#### Problem details:
Every line of the listing should be transcribed exactly, with nothing left out.
╭─ Data for the task
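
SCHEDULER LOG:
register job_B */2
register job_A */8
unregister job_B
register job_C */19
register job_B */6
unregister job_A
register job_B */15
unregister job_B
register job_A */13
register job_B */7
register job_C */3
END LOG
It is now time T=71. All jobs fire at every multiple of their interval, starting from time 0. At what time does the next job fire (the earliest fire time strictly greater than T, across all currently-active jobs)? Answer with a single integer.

Answer: 72

Derivation:
Op 1: register job_B */2 -> active={job_B:*/2}
Op 2: register job_A */8 -> active={job_A:*/8, job_B:*/2}
Op 3: unregister job_B -> active={job_A:*/8}
Op 4: register job_C */19 -> active={job_A:*/8, job_C:*/19}
Op 5: register job_B */6 -> active={job_A:*/8, job_B:*/6, job_C:*/19}
Op 6: unregister job_A -> active={job_B:*/6, job_C:*/19}
Op 7: register job_B */15 -> active={job_B:*/15, job_C:*/19}
Op 8: unregister job_B -> active={job_C:*/19}
Op 9: register job_A */13 -> active={job_A:*/13, job_C:*/19}
Op 10: register job_B */7 -> active={job_A:*/13, job_B:*/7, job_C:*/19}
Op 11: register job_C */3 -> active={job_A:*/13, job_B:*/7, job_C:*/3}
  job_A: interval 13, next fire after T=71 is 78
  job_B: interval 7, next fire after T=71 is 77
  job_C: interval 3, next fire after T=71 is 72
Earliest fire time = 72 (job job_C)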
╰─
#### Written solution:
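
SCHEDULER LOG:
register job_B */2
register job_A */8
unregister job_B
register job_C */19
register job_B */6
unregister job_A
register job_B */15
unregister job_B
register job_A */13
register job_B */7
register job_C */3
END LOG
It is now time T=71. All jobs fire at every multiple of their interval, starting from time 0. At what time does the next job fire (the earliest fire time strictly greater than T, across all currently-active jobs)? Answer with a single integer.

Answer: 72

Derivation:
Op 1: register job_B */2 -> active={job_B:*/2}
Op 2: register job_A */8 -> active={job_A:*/8, job_B:*/2}
Op 3: unregister job_B -> active={job_A:*/8}
Op 4: register job_C */19 -> active={job_A:*/8, job_C:*/19}
Op 5: register job_B */6 -> active={job_A:*/8, job_B:*/6, job_C:*/19}
Op 6: unregister job_A -> active={job_B:*/6, job_C:*/19}
Op 7: register job_B */15 -> active={job_B:*/15, job_C:*/19}
Op 8: unregister job_B -> active={job_C:*/19}
Op 9: register job_A */13 -> active={job_A:*/13, job_C:*/19}
Op 10: register job_B */7 -> active={job_A:*/13, job_B:*/7, job_C:*/19}
Op 11: register job_C */3 -> active={job_A:*/13, job_B:*/7, job_C:*/3}
  job_A: interval 13, next fire after T=71 is 78
  job_B: interval 7, next fire after T=71 is 77
  job_C: interval 3, next fire after T=71 is 72
Earliest fire time = 72 (job job_C)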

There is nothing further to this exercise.